• [Your objective]
Please take the records that follow and repeat exactly the lines starting with the line with "- Analysis lasts" and going on through the line with "Tasks can run".

• [Input for this task]

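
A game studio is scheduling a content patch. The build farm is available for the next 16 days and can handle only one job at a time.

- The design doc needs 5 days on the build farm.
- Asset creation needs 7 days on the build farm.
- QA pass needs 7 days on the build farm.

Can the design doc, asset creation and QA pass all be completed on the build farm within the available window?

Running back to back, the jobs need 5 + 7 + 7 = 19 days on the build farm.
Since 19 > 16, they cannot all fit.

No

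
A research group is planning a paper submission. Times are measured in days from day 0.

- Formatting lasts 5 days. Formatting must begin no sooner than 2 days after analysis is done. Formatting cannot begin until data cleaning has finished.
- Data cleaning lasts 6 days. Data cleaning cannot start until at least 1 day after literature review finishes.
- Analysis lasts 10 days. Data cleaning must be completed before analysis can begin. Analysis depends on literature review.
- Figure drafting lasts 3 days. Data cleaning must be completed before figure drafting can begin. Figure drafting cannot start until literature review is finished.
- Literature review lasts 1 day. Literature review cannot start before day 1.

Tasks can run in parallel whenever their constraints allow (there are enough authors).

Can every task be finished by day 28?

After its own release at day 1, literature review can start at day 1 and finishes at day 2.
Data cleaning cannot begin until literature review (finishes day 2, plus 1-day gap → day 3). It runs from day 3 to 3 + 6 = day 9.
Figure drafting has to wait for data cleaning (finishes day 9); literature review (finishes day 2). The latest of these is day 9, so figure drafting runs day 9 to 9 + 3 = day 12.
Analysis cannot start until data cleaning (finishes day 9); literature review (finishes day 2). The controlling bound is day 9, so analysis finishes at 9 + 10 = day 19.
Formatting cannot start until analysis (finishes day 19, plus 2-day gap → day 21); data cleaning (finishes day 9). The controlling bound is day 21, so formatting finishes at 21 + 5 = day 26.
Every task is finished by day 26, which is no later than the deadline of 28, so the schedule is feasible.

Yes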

• [Answer area]
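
- Analysis lasts 10 days. Data cleaning must be completed before analysis can begin. Analysis depends on literature review.
- Figure drafting lasts 3 days. Data cleaning must be completed before figure drafting can begin. Figure drafting cannot start until literature review is finished.
- Literature review lasts 1 day. Literature review cannot start before day 1.

Tasks can run in parallel whenever their constraints allow (there are enough authors).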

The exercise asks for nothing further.